> WORK TO BE COMPLETED
Could you filter the records below down to the lines that include the word "portfolio"?

[Excerpts from a dataset]
>>>

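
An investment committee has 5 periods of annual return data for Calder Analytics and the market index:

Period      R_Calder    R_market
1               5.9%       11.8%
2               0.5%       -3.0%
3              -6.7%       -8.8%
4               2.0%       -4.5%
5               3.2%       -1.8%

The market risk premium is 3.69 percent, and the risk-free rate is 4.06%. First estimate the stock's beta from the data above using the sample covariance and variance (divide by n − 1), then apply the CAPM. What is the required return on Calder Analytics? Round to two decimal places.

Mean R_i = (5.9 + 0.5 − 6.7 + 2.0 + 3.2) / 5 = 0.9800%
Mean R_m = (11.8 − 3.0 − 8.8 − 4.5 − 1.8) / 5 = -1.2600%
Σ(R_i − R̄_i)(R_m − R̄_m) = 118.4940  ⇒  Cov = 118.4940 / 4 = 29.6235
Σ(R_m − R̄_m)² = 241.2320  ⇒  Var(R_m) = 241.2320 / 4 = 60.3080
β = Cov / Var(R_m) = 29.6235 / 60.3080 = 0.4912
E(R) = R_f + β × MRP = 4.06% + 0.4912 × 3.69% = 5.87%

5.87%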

<<<
>>>

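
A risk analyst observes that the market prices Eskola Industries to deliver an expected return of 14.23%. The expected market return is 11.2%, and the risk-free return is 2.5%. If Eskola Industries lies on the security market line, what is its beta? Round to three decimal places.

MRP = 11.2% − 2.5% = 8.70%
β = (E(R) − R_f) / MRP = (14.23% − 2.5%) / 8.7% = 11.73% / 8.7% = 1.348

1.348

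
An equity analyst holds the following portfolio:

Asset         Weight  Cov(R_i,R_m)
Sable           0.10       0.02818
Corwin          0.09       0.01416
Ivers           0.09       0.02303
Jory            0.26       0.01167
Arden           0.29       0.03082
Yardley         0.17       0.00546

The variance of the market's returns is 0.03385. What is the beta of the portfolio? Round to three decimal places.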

<<<

> SOLVED EXERCISE
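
An equity analyst holds the following portfolio:
The variance of the market's returns is 0.03385. What is the beta of the portfolio? Round to three decimal places.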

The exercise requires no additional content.